Scan the records below for lines with the word "Answer", then state how many you find and nothing else.
Given data section start
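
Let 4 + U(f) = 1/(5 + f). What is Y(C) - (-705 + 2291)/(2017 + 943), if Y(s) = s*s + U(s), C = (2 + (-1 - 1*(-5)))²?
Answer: 78367527/60680 ≈ 1291.5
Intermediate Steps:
U(f) = -4 + 1/(5 + f)
C = 36 (C = (2 + (-1 + 5))² = (2 + 4)² = 6² = 36)
Y(s) = s² + (-19 - 4*s)/(5 + s) (Y(s) = s*s + (-19 - 4*s)/(5 + s) = s² + (-19 - 4*s)/(5 + s))
Y(C) - (-705 + 2291)/(2017 + 943) = (-19 - 4*36 + 36²*(5 + 36))/(5 + 36) - (-705 + 2291)/(2017 + 943) = (-19 - 144 + 1296*41)/41 - 1586/2960 = (-19 - 144 + 53136)/41 - 1586/2960 = (1/41)*52973 - 1*793/1480 = 52973/41 - 793/1480 = 78367527/60680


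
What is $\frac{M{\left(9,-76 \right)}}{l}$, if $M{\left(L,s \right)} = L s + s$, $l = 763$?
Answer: $- \frac{760}{763} \approx -0.99607$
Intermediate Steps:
$M{\left(L,s \right)} = s + L s$
$\frac{M{\left(9,-76 \right)}}{l} = \frac{\left(-76\right) \left(1 + 9\right)}{763} = \left(-76\right) 10 \cdot \frac{1}{763} = \left(-760\right) \frac{1}{763} = - \frac{760}{763}$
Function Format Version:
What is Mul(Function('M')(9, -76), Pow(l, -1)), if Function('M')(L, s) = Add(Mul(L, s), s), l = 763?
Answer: Rational(-760, 763) ≈ -0.99607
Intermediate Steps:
Function('M')(L, s) = Add(s, Mul(L, s))
Mul(Function('M')(9, -76), Pow(l, -1)) = Mul(Mul(-76, Add(1, 9)), Pow(763, -1)) = Mul(Mul(-76, 10), Rational(1, 763)) = Mul(-760, Rational(1, 763)) = Rational(-760, 763)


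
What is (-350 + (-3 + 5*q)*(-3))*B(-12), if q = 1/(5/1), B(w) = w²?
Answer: -49536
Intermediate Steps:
q = ⅕ (q = 1/(5*1) = 1/5 = ⅕ ≈ 0.20000)
(-350 + (-3 + 5*q)*(-3))*B(-12) = (-350 + (-3 + 5*(⅕))*(-3))*(-12)² = (-350 + (-3 + 1)*(-3))*144 = (-350 - 2*(-3))*144 = (-350 + 6)*144 = -344*144 = -49536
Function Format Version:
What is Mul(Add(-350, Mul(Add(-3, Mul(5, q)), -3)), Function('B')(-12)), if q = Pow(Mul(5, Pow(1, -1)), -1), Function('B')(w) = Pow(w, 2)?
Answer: -49536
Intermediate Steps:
q = Rational(1, 5) (q = Pow(Mul(5, 1), -1) = Pow(5, -1) = Rational(1, 5) ≈ 0.20000)
Mul(Add(-350, Mul(Add(-3, Mul(5, q)), -3)), Function('B')(-12)) = Mul(Add(-350, Mul(Add(-3, Mul(5, Rational(1, 5))), -3)), Pow(-12, 2)) = Mul(Add(-350, Mul(Add(-3, 1), -3)), 144) = Mul(Add(-350, Mul(-2, -3)), 144) = Mul(Add(-350, 6), 144) = Mul(-344, 144) = -49536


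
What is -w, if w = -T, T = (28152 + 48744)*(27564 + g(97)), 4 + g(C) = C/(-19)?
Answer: 40258362528/19 ≈ 2.1189e+9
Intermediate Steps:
g(C) = -4 - C/19 (g(C) = -4 + C/(-19) = -4 + C*(-1/19) = -4 - C/19)
T = 40258362528/19 (T = (28152 + 48744)*(27564 + (-4 - 1/19*97)) = 76896*(27564 + (-4 - 97/19)) = 76896*(27564 - 173/19) = 76896*(523543/19) = 40258362528/19 ≈ 2.1189e+9)
w = -40258362528/19 (w = -1*40258362528/19 = -40258362528/19 ≈ -2.1189e+9)
-w = -1*(-40258362528/19) = 40258362528/19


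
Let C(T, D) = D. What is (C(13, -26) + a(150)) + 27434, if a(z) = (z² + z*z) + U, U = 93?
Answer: 72501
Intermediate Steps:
a(z) = 93 + 2*z² (a(z) = (z² + z*z) + 93 = (z² + z²) + 93 = 2*z² + 93 = 93 + 2*z²)
(C(13, -26) + a(150)) + 27434 = (-26 + (93 + 2*150²)) + 27434 = (-26 + (93 + 2*22500)) + 27434 = (-26 + (93 + 45000)) + 27434 = (-26 + 45093) + 27434 = 45067 + 27434 = 72501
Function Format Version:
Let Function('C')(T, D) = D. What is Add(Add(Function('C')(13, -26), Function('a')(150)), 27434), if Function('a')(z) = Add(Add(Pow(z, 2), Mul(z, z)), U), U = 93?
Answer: 72501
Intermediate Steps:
Function('a')(z) = Add(93, Mul(2, Pow(z, 2))) (Function('a')(z) = Add(Add(Pow(z, 2), Mul(z, z)), 93) = Add(Add(Pow(z, 2), Pow(z, 2)), 93) = Add(Mul(2, Pow(z, 2)), 93) = Add(93, Mul(2, Pow(z, 2))))
Add(Add(Function('C')(13, -26), Function('a')(150)), 27434) = Add(Add(-26, Add(93, Mul(2, Pow(150, 2)))), 27434) = Add(Add(-26, Add(93, Mul(2, 22500))), 27434) = Add(Add(-26, Add(93, 45000)), 27434) = Add(Add(-26, 45093), 27434) = Add(45067, 27434) = 72501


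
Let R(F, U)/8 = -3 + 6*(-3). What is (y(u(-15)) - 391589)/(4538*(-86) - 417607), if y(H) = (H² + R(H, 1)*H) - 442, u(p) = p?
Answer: 389286/807875 ≈ 0.48186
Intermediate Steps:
R(F, U) = -168 (R(F, U) = 8*(-3 + 6*(-3)) = 8*(-3 - 18) = 8*(-21) = -168)
y(H) = -442 + H² - 168*H (y(H) = (H² - 168*H) - 442 = -442 + H² - 168*H)
(y(u(-15)) - 391589)/(4538*(-86) - 417607) = ((-442 + (-15)² - 168*(-15)) - 391589)/(4538*(-86) - 417607) = ((-442 + 225 + 2520) - 391589)/(-390268 - 417607) = (2303 - 391589)/(-807875) = -389286*(-1/807875) = 389286/807875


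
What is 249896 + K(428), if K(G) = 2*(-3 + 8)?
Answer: 249906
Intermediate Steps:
K(G) = 10 (K(G) = 2*5 = 10)
249896 + K(428) = 249896 + 10 = 249906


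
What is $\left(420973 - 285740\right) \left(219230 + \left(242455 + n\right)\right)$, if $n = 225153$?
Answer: $92883163254$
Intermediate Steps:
$\left(420973 - 285740\right) \left(219230 + \left(242455 + n\right)\right) = \left(420973 - 285740\right) \left(219230 + \left(242455 + 225153\right)\right) = 135233 \left(219230 + 467608\right) = 135233 \cdot 686838 = 92883163254$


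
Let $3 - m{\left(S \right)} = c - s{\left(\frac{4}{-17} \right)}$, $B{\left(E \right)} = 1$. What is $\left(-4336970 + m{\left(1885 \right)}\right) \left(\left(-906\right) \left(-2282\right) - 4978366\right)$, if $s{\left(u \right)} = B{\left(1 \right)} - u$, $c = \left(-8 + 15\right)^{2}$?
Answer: $\frac{214616559775374}{17} \approx 1.2625 \cdot 10^{13}$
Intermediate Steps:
$c = 49$ ($c = 7^{2} = 49$)
$s{\left(u \right)} = 1 - u$
$m{\left(S \right)} = - \frac{761}{17}$ ($m{\left(S \right)} = 3 - \left(49 - \left(1 - \frac{4}{-17}\right)\right) = 3 - \left(49 - \left(1 - 4 \left(- \frac{1}{17}\right)\right)\right) = 3 - \left(49 - \left(1 - - \frac{4}{17}\right)\right) = 3 - \left(49 - \left(1 + \frac{4}{17}\right)\right) = 3 - \left(49 - \frac{21}{17}\right) = 3 - \frac{812}{17} = - \frac{761}{17}$)
$\left(-4336970 + m{\left(1885 \right)}\right) \left(\left(-906\right) \left(-2282\right) - 4978366\right) = \left(-4336970 - \frac{761}{17}\right) \left(\left(-906\right) \left(-2282\right) - 4978366\right) = - \frac{73729251 \left(2067492 - 4978366\right)}{17} = \left(- \frac{73729251}{17}\right) \left(-2910874\right) = \frac{214616559775374}{17}$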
Given data section end
● Solution to the exercise: 12